* To do:
Working from the records below, repeat exactly the lines starting at the line that contains "Product: organic preparation, aqueous, analytical-grade" and ending at the line that contains "Regional value content: 58%", inclusive.

Dataset entries:
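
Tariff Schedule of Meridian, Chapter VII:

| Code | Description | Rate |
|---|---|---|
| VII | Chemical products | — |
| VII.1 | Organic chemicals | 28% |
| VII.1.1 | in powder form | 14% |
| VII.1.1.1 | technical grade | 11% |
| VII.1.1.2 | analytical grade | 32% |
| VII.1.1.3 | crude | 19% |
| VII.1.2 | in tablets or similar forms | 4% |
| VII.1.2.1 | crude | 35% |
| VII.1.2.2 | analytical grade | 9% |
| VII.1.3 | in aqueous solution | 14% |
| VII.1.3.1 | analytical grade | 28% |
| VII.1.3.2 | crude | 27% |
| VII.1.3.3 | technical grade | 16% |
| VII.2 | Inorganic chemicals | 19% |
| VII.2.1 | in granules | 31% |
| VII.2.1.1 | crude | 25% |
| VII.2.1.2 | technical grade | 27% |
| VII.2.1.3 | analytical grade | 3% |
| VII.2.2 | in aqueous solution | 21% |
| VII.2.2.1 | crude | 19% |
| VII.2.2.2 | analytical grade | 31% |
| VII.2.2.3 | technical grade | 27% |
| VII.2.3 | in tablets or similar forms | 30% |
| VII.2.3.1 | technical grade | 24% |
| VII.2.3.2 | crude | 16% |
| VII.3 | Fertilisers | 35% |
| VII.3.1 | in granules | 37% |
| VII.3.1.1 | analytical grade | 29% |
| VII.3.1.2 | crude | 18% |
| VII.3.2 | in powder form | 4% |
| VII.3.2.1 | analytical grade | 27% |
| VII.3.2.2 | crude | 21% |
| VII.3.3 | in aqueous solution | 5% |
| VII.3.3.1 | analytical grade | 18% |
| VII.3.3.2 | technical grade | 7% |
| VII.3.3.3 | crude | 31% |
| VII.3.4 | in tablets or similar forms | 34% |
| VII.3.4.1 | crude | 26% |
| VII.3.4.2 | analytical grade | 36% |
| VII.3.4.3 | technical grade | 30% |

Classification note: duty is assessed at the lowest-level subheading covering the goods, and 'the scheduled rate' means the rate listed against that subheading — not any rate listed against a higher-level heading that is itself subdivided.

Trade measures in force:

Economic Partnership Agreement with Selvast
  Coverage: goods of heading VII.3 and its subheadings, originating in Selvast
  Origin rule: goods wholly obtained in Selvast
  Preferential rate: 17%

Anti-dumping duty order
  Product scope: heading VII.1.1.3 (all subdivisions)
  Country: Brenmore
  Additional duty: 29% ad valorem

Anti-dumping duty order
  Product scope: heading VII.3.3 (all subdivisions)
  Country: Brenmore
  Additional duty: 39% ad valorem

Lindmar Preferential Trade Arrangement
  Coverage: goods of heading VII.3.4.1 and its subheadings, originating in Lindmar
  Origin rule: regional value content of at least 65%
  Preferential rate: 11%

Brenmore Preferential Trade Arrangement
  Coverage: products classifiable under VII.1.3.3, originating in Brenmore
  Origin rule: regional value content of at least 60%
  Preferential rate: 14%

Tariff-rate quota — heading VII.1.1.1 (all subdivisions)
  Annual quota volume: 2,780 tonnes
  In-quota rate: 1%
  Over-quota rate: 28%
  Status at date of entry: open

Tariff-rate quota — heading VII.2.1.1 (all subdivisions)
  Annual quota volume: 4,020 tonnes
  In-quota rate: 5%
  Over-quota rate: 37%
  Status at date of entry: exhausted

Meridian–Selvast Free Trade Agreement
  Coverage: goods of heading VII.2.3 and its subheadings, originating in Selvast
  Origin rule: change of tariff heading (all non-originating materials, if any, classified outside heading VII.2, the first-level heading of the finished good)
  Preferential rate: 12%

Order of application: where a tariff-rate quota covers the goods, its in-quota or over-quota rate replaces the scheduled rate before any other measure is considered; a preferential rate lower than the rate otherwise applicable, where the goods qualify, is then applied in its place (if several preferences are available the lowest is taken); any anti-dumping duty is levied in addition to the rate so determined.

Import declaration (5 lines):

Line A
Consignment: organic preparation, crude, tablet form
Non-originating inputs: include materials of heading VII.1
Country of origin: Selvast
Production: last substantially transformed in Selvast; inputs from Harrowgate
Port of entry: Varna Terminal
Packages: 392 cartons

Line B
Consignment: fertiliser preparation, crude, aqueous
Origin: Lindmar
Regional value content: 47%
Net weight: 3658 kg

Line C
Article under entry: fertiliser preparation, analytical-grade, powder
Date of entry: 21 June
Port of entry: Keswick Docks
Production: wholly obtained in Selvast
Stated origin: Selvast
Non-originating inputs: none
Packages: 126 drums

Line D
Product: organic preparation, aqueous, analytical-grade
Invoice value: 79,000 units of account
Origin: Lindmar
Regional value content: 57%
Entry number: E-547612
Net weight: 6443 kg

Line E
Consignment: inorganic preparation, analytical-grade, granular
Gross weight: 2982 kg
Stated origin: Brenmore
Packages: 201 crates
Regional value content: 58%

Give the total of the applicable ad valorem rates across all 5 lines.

Line A: organic → VII.1; tablet form → VII.1.2; crude → VII.1.2.1. Scheduled 35%. Selvast agreement on VII.3: VII.1.2.1 not covered; Selvast agreement on VII.2.3: VII.1.2.1 not covered. → 35%.
Line B: fertiliser → VII.3; aqueous → VII.3.3; crude → VII.3.3.3. Scheduled 31%. Lindmar agreement on VII.3.4.1: VII.3.3.3 not covered. → 31%.
Line C: fertiliser → VII.3; powder → VII.3.2; analytical-grade → VII.3.2.1. Scheduled 27%. Selvast agreement on VII.3: wholly obtained → 17% available; Selvast agreement on VII.2.3: VII.3.2.1 not covered; preferential 17%. → 17%.
Line D: organic → VII.1; aqueous → VII.1.3; analytical-grade → VII.1.3.1. Scheduled 28%. Lindmar agreement on VII.3.4.1: VII.1.3.1 not covered. → 28%.
Line E: inorganic → VII.2; granular → VII.2.1; analytical-grade → VII.2.1.3. Scheduled 3%. Brenmore agreement on VII.1.3.3: VII.2.1.3 not covered. → 3%.
Sum: 35% + 31% + 17% + 28% + 3% = 114%.

114%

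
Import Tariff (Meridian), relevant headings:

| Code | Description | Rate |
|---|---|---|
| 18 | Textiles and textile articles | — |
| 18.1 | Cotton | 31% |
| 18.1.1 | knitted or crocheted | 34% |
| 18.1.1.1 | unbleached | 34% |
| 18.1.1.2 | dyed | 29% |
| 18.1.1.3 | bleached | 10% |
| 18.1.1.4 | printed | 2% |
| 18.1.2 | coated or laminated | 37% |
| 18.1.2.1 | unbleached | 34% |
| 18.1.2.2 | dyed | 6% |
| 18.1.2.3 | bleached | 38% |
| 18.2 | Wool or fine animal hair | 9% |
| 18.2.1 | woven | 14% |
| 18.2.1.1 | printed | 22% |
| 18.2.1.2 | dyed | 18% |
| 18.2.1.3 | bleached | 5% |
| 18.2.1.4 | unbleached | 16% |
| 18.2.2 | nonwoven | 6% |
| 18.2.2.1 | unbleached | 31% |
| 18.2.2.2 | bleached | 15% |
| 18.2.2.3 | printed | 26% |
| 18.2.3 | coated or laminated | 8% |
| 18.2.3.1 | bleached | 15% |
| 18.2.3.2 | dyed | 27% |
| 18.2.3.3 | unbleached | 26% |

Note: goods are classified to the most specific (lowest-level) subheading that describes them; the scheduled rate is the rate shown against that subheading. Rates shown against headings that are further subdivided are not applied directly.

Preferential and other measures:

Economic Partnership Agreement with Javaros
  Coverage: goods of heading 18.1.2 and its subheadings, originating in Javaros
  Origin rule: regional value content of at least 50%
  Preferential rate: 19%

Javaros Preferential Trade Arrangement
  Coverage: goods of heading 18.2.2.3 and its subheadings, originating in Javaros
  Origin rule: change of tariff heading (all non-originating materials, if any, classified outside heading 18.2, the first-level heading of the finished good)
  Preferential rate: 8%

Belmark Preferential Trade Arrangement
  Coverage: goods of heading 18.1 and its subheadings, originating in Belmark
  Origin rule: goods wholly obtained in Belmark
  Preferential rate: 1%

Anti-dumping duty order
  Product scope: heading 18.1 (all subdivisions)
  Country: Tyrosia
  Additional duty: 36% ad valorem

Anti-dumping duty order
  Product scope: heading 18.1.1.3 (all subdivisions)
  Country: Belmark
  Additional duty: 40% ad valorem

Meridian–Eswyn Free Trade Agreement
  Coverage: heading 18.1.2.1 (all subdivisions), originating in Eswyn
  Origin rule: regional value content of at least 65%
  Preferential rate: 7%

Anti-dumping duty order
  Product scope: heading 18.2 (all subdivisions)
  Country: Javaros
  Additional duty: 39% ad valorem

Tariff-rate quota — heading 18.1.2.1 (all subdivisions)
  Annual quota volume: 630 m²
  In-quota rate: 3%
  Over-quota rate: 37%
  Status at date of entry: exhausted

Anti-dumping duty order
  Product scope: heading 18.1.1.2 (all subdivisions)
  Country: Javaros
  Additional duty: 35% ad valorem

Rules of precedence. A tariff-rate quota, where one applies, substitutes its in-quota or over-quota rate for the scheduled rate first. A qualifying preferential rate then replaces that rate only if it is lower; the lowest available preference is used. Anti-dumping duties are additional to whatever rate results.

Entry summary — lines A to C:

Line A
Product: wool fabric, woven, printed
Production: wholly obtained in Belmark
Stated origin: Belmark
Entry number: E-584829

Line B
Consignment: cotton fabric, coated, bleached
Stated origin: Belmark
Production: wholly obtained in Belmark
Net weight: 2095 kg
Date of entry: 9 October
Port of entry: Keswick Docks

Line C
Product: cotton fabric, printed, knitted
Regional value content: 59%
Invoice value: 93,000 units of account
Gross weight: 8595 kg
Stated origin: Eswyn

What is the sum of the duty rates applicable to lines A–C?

25%

Line A: wool → 18.2; woven → 18.2.1; printed → 18.2.1.1. Scheduled 22%. Belmark agreement on 18.1: 18.2.1.1 not covered. → 22%.
Line B: cotton → 18.1; coated → 18.1.2; bleached → 18.1.2.3. Scheduled 38%. Belmark agreement on 18.1: wholly obtained → 1% available; preferential 1%. → 1%.
Line C: cotton → 18.1; knitted → 18.1.1; printed → 18.1.1.4. Scheduled 2%. Eswyn agreement on 18.1.2.1: 18.1.1.4 not covered. → 2%.
Sum: 22% + 1% + 2% = 25%.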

* Exercise result:
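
Product: organic preparation, aqueous, analytical-grade
Invoice value: 79,000 units of account
Origin: Lindmar
Regional value content: 57%
Entry number: E-547612
Net weight: 6443 kg

Line E
Consignment: inorganic preparation, analytical-grade, granular
Gross weight: 2982 kg
Stated origin: Brenmore
Packages: 201 crates
Regional value content: 58%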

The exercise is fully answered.